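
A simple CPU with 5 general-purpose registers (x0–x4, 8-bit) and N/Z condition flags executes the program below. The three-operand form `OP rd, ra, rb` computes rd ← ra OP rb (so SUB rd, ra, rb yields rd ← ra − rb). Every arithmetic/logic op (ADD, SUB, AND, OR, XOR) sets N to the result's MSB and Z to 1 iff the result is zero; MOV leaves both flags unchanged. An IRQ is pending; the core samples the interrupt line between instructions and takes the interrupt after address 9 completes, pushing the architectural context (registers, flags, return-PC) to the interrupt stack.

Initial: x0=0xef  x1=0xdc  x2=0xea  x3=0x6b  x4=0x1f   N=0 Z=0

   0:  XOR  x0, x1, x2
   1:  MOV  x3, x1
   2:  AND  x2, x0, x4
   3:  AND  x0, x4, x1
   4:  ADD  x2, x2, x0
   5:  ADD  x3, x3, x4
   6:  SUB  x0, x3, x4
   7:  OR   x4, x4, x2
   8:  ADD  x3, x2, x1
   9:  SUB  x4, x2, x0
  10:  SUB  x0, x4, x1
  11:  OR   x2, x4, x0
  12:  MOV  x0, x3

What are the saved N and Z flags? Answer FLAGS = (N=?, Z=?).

after  0: x0=0x36 x1=0xdc x2=0xea x3=0x6b x4=0x1f  N=0 Z=0
after  1: x0=0x36 x1=0xdc x2=0xea x3=0xdc x4=0x1f  N=0 Z=0
after  2: x0=0x36 x1=0xdc x2=0x16 x3=0xdc x4=0x1f  N=0 Z=0
after  3: x0=0x1c x1=0xdc x2=0x16 x3=0xdc x4=0x1f  N=0 Z=0
after  4: x0=0x1c x1=0xdc x2=0x32 x3=0xdc x4=0x1f  N=0 Z=0
after  5: x0=0x1c x1=0xdc x2=0x32 x3=0xfb x4=0x1f  N=1 Z=0
after  6: x0=0xdc x1=0xdc x2=0x32 x3=0xfb x4=0x1f  N=1 Z=0
after  7: x0=0xdc x1=0xdc x2=0x32 x3=0xfb x4=0x3f  N=0 Z=0
after  8: x0=0xdc x1=0xdc x2=0x32 x3=0x0e x4=0x3f  N=0 Z=0
after  9: x0=0xdc x1=0xdc x2=0x32 x3=0x0e x4=0x56  N=0 Z=0
-- IRQ taken; context saved, return-PC = 10 --

FLAGS = (N=0, Z=0)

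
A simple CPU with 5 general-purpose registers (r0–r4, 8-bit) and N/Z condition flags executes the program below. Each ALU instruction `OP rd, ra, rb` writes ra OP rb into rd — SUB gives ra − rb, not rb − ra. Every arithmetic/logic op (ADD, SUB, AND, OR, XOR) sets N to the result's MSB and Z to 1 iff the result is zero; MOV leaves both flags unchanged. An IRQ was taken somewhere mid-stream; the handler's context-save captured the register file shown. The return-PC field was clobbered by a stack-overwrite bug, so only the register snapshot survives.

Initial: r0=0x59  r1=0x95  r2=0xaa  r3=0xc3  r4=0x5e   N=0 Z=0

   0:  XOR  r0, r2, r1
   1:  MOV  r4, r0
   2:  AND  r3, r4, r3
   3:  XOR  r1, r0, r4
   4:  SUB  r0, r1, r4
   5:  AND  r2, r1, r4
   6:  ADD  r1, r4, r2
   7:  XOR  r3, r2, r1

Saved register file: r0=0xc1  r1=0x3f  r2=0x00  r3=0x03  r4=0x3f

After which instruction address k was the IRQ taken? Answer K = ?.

after  0: r0=0x3f r1=0x95 r2=0xaa r3=0xc3 r4=0x5e  N=0 Z=0
after  1: r0=0x3f r1=0x95 r2=0xaa r3=0xc3 r4=0x3f  N=0 Z=0
after  2: r0=0x3f r1=0x95 r2=0xaa r3=0x03 r4=0x3f  N=0 Z=0
after  3: r0=0x3f r1=0x00 r2=0xaa r3=0x03 r4=0x3f  N=0 Z=1
after  4: r0=0xc1 r1=0x00 r2=0xaa r3=0x03 r4=0x3f  N=1 Z=0
after  5: r0=0xc1 r1=0x00 r2=0x00 r3=0x03 r4=0x3f  N=0 Z=1
after  6: r0=0xc1 r1=0x3f r2=0x00 r3=0x03 r4=0x3f  N=0 Z=0
-- IRQ taken; context saved, return-PC = 7 --

K = 6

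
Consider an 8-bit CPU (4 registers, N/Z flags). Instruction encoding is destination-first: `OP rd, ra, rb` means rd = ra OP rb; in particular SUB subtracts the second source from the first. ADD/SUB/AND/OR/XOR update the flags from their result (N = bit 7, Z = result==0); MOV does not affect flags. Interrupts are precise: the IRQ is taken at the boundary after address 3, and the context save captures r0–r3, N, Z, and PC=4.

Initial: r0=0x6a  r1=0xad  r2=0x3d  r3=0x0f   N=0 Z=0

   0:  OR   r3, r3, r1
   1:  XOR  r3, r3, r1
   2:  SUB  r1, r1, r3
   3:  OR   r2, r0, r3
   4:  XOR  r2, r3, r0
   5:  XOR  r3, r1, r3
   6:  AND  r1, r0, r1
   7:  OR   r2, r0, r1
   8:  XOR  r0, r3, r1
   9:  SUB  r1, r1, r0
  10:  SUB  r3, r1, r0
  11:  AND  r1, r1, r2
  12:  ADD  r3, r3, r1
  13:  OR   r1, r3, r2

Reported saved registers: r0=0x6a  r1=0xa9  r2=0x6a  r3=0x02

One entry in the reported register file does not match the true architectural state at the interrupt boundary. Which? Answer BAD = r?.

BAD = r1

after  0: r0=0x6a r1=0xad r2=0x3d r3=0xaf  N=1 Z=0
after  1: r0=0x6a r1=0xad r2=0x3d r3=0x02  N=0 Z=0
after  2: r0=0x6a r1=0xab r2=0x3d r3=0x02  N=1 Z=0
after  3: r0=0x6a r1=0xab r2=0x6a r3=0x02  N=0 Z=0
-- IRQ taken; context saved, return-PC = 4 --
mismatch: r1: reported 0xa9 vs actual 0xab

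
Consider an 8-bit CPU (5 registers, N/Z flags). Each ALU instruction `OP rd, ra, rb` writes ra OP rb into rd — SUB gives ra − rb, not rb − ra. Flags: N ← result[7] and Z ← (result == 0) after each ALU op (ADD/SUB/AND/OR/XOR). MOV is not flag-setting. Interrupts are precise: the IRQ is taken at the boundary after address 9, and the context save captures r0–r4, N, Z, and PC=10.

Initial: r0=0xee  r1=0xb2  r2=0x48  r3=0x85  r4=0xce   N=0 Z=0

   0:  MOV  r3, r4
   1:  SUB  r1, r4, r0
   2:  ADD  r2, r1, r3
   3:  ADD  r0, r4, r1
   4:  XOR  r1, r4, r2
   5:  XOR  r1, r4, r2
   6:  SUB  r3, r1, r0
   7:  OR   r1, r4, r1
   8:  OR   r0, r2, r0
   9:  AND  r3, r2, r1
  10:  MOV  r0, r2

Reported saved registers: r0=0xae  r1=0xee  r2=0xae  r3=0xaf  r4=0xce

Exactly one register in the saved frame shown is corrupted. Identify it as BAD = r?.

after  0: r0=0xee r1=0xb2 r2=0x48 r3=0xce r4=0xce  N=0 Z=0
after  1: r0=0xee r1=0xe0 r2=0x48 r3=0xce r4=0xce  N=1 Z=0
after  2: r0=0xee r1=0xe0 r2=0xae r3=0xce r4=0xce  N=1 Z=0
after  3: r0=0xae r1=0xe0 r2=0xae r3=0xce r4=0xce  N=1 Z=0
after  4: r0=0xae r1=0x60 r2=0xae r3=0xce r4=0xce  N=0 Z=0
after  5: r0=0xae r1=0x60 r2=0xae r3=0xce r4=0xce  N=0 Z=0
after  6: r0=0xae r1=0x60 r2=0xae r3=0xb2 r4=0xce  N=1 Z=0
after  7: r0=0xae r1=0xee r2=0xae r3=0xb2 r4=0xce  N=1 Z=0
after  8: r0=0xae r1=0xee r2=0xae r3=0xb2 r4=0xce  N=1 Z=0
after  9: r0=0xae r1=0xee r2=0xae r3=0xae r4=0xce  N=1 Z=0
-- IRQ taken; context saved, return-PC = 10 --
mismatch: r3: reported 0xaf vs actual 0xae

BAD = r3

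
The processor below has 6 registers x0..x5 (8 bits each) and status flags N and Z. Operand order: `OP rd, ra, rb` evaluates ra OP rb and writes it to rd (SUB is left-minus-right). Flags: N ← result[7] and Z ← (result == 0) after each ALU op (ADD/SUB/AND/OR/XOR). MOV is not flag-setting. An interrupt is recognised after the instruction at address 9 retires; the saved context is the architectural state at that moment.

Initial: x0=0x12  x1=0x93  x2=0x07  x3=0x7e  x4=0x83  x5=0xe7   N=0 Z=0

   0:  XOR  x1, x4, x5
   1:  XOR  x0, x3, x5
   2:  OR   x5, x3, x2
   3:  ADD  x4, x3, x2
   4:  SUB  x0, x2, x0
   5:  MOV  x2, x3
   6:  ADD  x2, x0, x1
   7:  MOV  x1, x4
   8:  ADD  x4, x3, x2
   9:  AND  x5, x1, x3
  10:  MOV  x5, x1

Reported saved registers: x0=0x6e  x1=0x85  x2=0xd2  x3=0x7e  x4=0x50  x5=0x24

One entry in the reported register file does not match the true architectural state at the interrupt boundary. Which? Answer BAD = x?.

after  0: x0=0x12 x1=0x64 x2=0x07 x3=0x7e x4=0x83 x5=0xe7  N=0 Z=0
after  1: x0=0x99 x1=0x64 x2=0x07 x3=0x7e x4=0x83 x5=0xe7  N=1 Z=0
after  2: x0=0x99 x1=0x64 x2=0x07 x3=0x7e x4=0x83 x5=0x7f  N=0 Z=0
after  3: x0=0x99 x1=0x64 x2=0x07 x3=0x7e x4=0x85 x5=0x7f  N=1 Z=0
after  4: x0=0x6e x1=0x64 x2=0x07 x3=0x7e x4=0x85 x5=0x7f  N=0 Z=0
after  5: x0=0x6e x1=0x64 x2=0x7e x3=0x7e x4=0x85 x5=0x7f  N=0 Z=0
after  6: x0=0x6e x1=0x64 x2=0xd2 x3=0x7e x4=0x85 x5=0x7f  N=1 Z=0
after  7: x0=0x6e x1=0x85 x2=0xd2 x3=0x7e x4=0x85 x5=0x7f  N=1 Z=0
after  8: x0=0x6e x1=0x85 x2=0xd2 x3=0x7e x4=0x50 x5=0x7f  N=0 Z=0
after  9: x0=0x6e x1=0x85 x2=0xd2 x3=0x7e x4=0x50 x5=0x04  N=0 Z=0
-- IRQ taken; context saved, return-PC = 10 --
mismatch: x5: reported 0x24 vs actual 0x04

BAD = x5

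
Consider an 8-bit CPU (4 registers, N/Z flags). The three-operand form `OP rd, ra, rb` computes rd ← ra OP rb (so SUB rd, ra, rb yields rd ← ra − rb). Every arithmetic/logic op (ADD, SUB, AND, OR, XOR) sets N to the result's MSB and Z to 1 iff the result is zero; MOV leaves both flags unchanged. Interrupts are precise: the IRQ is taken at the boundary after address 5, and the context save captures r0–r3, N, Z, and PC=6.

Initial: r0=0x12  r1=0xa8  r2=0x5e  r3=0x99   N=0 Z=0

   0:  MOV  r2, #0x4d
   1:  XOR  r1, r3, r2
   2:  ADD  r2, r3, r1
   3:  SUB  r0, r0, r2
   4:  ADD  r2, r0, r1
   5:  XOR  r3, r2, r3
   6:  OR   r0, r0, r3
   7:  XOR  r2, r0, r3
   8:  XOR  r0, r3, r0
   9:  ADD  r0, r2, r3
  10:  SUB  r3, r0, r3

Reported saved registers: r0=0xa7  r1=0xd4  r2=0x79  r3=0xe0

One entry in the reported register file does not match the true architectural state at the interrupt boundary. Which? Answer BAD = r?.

BAD = r0

after  0: r0=0x12 r1=0xa8 r2=0x4d r3=0x99  N=0 Z=0
after  1: r0=0x12 r1=0xd4 r2=0x4d r3=0x99  N=1 Z=0
after  2: r0=0x12 r1=0xd4 r2=0x6d r3=0x99  N=0 Z=0
after  3: r0=0xa5 r1=0xd4 r2=0x6d r3=0x99  N=1 Z=0
after  4: r0=0xa5 r1=0xd4 r2=0x79 r3=0x99  N=0 Z=0
after  5: r0=0xa5 r1=0xd4 r2=0x79 r3=0xe0  N=1 Z=0
-- IRQ taken; context saved, return-PC = 6 --
mismatch: r0: reported 0xa7 vs actual 0xa5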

§ **Required action**: Looking at the records above, how many lines have the word "Interrupts" in them? State the number only.

§ **Response to the exercise**: 3